§ TASK OBJECTIVE: Using the records below, write out again exactly the lines that begin at the line containing "13. wait(T3)" and end at the line containing "16. signal(T1)", and no other lines.

§ EXTRACTED ENTRIES:
────────────────────
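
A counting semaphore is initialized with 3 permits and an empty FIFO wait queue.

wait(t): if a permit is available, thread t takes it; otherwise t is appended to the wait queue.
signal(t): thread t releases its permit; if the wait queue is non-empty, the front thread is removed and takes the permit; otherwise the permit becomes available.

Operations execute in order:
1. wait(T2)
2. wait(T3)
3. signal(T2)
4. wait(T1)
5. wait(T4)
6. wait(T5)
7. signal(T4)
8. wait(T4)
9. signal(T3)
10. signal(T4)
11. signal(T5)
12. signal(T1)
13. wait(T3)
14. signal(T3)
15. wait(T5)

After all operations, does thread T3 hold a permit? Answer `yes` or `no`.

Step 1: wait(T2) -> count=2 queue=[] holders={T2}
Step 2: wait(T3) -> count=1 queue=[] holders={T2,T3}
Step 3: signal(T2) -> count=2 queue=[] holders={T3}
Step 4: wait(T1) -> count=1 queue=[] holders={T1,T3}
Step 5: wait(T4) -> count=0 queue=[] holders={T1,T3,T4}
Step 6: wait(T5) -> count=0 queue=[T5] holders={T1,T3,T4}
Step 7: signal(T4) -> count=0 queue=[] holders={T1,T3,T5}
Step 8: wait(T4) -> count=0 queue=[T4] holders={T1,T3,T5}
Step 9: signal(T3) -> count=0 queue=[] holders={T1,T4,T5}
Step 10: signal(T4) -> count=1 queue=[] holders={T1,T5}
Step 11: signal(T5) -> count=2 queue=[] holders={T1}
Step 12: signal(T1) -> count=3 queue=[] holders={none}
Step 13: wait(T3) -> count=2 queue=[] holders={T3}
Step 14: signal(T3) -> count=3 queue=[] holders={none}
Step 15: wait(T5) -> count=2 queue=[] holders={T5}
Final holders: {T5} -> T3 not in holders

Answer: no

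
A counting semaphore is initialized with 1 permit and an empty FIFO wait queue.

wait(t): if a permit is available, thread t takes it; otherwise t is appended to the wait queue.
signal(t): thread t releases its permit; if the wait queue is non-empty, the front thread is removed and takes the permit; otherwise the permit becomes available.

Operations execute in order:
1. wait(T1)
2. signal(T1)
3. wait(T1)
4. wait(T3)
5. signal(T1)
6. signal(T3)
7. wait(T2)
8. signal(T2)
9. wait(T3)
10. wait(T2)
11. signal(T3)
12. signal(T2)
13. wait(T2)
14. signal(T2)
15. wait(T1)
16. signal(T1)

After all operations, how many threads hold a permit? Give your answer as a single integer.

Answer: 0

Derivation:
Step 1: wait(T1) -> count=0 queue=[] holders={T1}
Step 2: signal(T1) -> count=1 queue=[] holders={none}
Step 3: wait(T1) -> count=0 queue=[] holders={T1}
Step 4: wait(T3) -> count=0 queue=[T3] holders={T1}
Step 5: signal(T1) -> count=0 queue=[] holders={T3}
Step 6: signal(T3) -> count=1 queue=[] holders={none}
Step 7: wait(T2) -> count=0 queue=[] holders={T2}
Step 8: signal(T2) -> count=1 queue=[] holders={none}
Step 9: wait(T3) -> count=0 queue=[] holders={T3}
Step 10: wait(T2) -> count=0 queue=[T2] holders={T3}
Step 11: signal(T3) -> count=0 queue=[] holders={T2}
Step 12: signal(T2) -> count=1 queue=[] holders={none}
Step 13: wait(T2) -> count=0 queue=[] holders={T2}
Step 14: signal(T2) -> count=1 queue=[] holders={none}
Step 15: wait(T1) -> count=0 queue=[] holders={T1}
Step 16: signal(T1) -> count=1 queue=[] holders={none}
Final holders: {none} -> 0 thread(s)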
────────────────────
§ EXERCISE ANSWER:
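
13. wait(T3)
14. signal(T3)
15. wait(T5)

After all operations, does thread T3 hold a permit? Answer `yes` or `no`.

Step 1: wait(T2) -> count=2 queue=[] holders={T2}
Step 2: wait(T3) -> count=1 queue=[] holders={T2,T3}
Step 3: signal(T2) -> count=2 queue=[] holders={T3}
Step 4: wait(T1) -> count=1 queue=[] holders={T1,T3}
Step 5: wait(T4) -> count=0 queue=[] holders={T1,T3,T4}
Step 6: wait(T5) -> count=0 queue=[T5] holders={T1,T3,T4}
Step 7: signal(T4) -> count=0 queue=[] holders={T1,T3,T5}
Step 8: wait(T4) -> count=0 queue=[T4] holders={T1,T3,T5}
Step 9: signal(T3) -> count=0 queue=[] holders={T1,T4,T5}
Step 10: signal(T4) -> count=1 queue=[] holders={T1,T5}
Step 11: signal(T5) -> count=2 queue=[] holders={T1}
Step 12: signal(T1) -> count=3 queue=[] holders={none}
Step 13: wait(T3) -> count=2 queue=[] holders={T3}
Step 14: signal(T3) -> count=3 queue=[] holders={none}
Step 15: wait(T5) -> count=2 queue=[] holders={T5}
Final holders: {T5} -> T3 not in holders

Answer: no

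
A counting semaphore is initialized with 1 permit and an empty FIFO wait queue.

wait(t): if a permit is available, thread t takes it; otherwise t is appended to the wait queue.
signal(t): thread t releases its permit; if the wait queue is non-empty, the front thread is removed and takes the permit; otherwise the permit becomes available.

Operations execute in order:
1. wait(T1)
2. signal(T1)
3. wait(T1)
4. wait(T3)
5. signal(T1)
6. signal(T3)
7. wait(T2)
8. signal(T2)
9. wait(T3)
10. wait(T2)
11. signal(T3)
12. signal(T2)
13. wait(T2)
14. signal(T2)
15. wait(T1)
16. signal(T1)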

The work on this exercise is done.